_REQUIREMENT_. From the first line to the last, repeat the data below exactly.

_DATA UNDER STUDY_.
^^^^
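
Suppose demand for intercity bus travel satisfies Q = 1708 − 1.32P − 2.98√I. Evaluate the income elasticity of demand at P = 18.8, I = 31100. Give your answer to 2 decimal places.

-0.23

At P = 18.8, I = 31100: Q = 1157.655.
Holding P constant, ∂Q/∂I = -2.98/(2√I) = -0.00844901.
η_I = (∂Q/∂I)·(I/Q) = -0.00844901 × (31100/1157.655) = -0.23.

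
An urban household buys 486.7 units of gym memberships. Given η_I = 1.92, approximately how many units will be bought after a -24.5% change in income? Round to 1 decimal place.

%ΔQ ≈ η × %ΔI = 1.92 × (-24.5%) = -47.04%.
New Q ≈ 486.7 × (1 − 0.4704) = 257.8.

257.8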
^^^^
_COMPLETED TASK_.
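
Suppose demand for intercity bus travel satisfies Q = 1708 − 1.32P − 2.98√I. Evaluate the income elasticity of demand at P = 18.8, I = 31100. Give your answer to 2 decimal places.

-0.23

At P = 18.8, I = 31100: Q = 1157.655.
Holding P constant, ∂Q/∂I = -2.98/(2√I) = -0.00844901.
η_I = (∂Q/∂I)·(I/Q) = -0.00844901 × (31100/1157.655) = -0.23.

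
An urban household buys 486.7 units of gym memberships. Given η_I = 1.92, approximately how many units will be bought after a -24.5% change in income? Round to 1 decimal place.

%ΔQ ≈ η × %ΔI = 1.92 × (-24.5%) = -47.04%.
New Q ≈ 486.7 × (1 − 0.4704) = 257.8.

257.8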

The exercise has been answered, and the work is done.